-------- Records provided --------

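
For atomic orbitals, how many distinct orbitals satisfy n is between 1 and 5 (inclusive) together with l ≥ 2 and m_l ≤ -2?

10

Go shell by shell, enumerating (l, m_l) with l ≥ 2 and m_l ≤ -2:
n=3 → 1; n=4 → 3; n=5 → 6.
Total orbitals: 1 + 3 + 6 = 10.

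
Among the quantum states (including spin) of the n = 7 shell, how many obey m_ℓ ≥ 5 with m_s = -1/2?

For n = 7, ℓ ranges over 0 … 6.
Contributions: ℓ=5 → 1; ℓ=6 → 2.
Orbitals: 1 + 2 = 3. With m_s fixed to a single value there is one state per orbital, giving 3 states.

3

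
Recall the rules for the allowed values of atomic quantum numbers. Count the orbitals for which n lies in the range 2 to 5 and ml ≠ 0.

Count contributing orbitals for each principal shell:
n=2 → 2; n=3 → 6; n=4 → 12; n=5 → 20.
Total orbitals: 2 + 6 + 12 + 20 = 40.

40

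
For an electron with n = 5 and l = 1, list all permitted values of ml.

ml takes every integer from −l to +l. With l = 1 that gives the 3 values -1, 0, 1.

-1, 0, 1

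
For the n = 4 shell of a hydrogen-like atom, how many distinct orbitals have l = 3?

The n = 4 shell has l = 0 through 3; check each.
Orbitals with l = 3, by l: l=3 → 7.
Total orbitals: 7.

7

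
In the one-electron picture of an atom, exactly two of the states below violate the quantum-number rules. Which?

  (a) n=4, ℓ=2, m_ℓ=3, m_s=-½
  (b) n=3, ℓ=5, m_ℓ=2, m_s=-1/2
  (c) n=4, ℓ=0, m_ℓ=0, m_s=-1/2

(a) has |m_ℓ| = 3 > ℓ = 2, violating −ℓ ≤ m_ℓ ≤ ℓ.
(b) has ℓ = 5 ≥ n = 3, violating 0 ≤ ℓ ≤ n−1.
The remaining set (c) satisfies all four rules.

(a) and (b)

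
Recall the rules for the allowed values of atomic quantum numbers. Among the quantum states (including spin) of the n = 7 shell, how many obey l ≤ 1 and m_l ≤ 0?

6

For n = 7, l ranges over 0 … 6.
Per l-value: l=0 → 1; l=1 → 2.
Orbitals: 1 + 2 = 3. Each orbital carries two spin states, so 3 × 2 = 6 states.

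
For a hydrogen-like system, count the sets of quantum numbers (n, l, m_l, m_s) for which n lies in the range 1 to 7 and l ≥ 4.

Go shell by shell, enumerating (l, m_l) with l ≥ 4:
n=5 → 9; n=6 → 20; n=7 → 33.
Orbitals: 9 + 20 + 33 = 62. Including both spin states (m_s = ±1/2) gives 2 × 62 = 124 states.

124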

--------

What you should do> The line containing "(b) n=3, ℓ=5, m_ℓ=2, m_s=-1/2" opens the range, and the last line of the entries closes it; copy that range exactly.

Result of this task>
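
  (b) n=3, ℓ=5, m_ℓ=2, m_s=-1/2
  (c) n=4, ℓ=0, m_ℓ=0, m_s=-1/2

(a) has |m_ℓ| = 3 > ℓ = 2, violating −ℓ ≤ m_ℓ ≤ ℓ.
(b) has ℓ = 5 ≥ n = 3, violating 0 ≤ ℓ ≤ n−1.
The remaining set (c) satisfies all four rules.

(a) and (b)

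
Recall the rules for the allowed values of atomic quantum numbers. Among the quantum states (including spin) of the n = 7 shell, how many obey l ≤ 1 and m_l ≤ 0?

6

For n = 7, l ranges over 0 … 6.
Per l-value: l=0 → 1; l=1 → 2.
Orbitals: 1 + 2 = 3. Each orbital carries two spin states, so 3 × 2 = 6 states.

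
For a hydrogen-like system, count the sets of quantum numbers (n, l, m_l, m_s) for which n lies in the range 1 to 7 and l ≥ 4.

Go shell by shell, enumerating (l, m_l) with l ≥ 4:
n=5 → 9; n=6 → 20; n=7 → 33.
Orbitals: 9 + 20 + 33 = 62. Including both spin states (m_s = ±1/2) gives 2 × 62 = 124 states.

124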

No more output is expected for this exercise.